_EXERCISE_
For each record here, output an exact copy.
[RECORDS PROVIDED Boundary: Start]
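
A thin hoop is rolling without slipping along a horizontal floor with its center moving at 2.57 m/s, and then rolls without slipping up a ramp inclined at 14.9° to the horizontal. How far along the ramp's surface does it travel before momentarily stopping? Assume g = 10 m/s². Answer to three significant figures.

The moment of inertia is MR², giving k ≡ I/(MR²) = 1.
The rolling condition ω = v/R makes the rotational term ½I(v/R)² = ½kMv², so KE_total = ½(1+k)Mv² = Mv².
Setting this equal to Mgh gives the vertical rise h = (1+k)v₀²/(2g) = 2×2.57²/(2×10) = 0.6605 m.
Along the incline, d = h/sinθ = 0.6605/sin14.9° ≈ 2.57 m.

d ≈ 2.57 m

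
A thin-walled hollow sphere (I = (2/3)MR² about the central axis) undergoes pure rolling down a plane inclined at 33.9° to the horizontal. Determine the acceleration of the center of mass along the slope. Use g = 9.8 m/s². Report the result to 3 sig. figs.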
[RECORDS PROVIDED Boundary: End]
_OUTPUT FOR THIS EXERCISE_
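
A thin hoop is rolling without slipping along a horizontal floor with its center moving at 2.57 m/s, and then rolls without slipping up a ramp inclined at 14.9° to the horizontal. How far along the ramp's surface does it travel before momentarily stopping? Assume g = 10 m/s². Answer to three significant figures.

The moment of inertia is MR², giving k ≡ I/(MR²) = 1.
The rolling condition ω = v/R makes the rotational term ½I(v/R)² = ½kMv², so KE_total = ½(1+k)Mv² = Mv².
Setting this equal to Mgh gives the vertical rise h = (1+k)v₀²/(2g) = 2×2.57²/(2×10) = 0.6605 m.
Along the incline, d = h/sinθ = 0.6605/sin14.9° ≈ 2.57 m.

d ≈ 2.57 m

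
A thin-walled hollow sphere (I = (2/3)MR² about the central axis) undergoes pure rolling down a plane inclined at 33.9° to the horizontal. Determine the acceleration of the center of mass along the slope. Use g = 9.8 m/s². Report the result to 3 sig. figs.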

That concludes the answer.